→ **Task details**
Transcribe exactly the portion of the listing below that runs from the line containing "Gasoline (ρ = 750" through its last line.

→ **Provided entries**
□ □ □ □ □
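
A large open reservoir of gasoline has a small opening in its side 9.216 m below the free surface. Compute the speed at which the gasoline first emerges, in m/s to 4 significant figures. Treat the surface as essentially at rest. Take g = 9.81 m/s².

Bernoulli from surface to hole (P equal, v_surface ≈ 0): v = √(2gh) = √(2×9.81×9.216) = 13.45 m/s.

v = 13.45 m/s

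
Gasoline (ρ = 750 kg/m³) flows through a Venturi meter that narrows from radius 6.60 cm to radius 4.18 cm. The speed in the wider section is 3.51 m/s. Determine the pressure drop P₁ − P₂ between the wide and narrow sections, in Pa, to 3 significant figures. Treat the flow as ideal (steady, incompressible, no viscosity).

The volume flow rate is constant, so v₂ = (A₁/A₂)v₁ = (137/54.9)·3.51 = 8.75 m/s.
Along the horizontal streamline, P + ½ρv² is constant.
P₁ − P₂ = ½·750·(8.75² − 3.51²) = ½·750·64.3 = 24100 Pa.

ΔP ≈ 24100 Pa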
□ □ □ □ □
→ **Exercise solution**
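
Gasoline (ρ = 750 kg/m³) flows through a Venturi meter that narrows from radius 6.60 cm to radius 4.18 cm. The speed in the wider section is 3.51 m/s. Determine the pressure drop P₁ − P₂ between the wide and narrow sections, in Pa, to 3 significant figures. Treat the flow as ideal (steady, incompressible, no viscosity).

The volume flow rate is constant, so v₂ = (A₁/A₂)v₁ = (137/54.9)·3.51 = 8.75 m/s.
Along the horizontal streamline, P + ½ρv² is constant.
P₁ − P₂ = ½·750·(8.75² − 3.51²) = ½·750·64.3 = 24100 Pa.

ΔP ≈ 24100 Pa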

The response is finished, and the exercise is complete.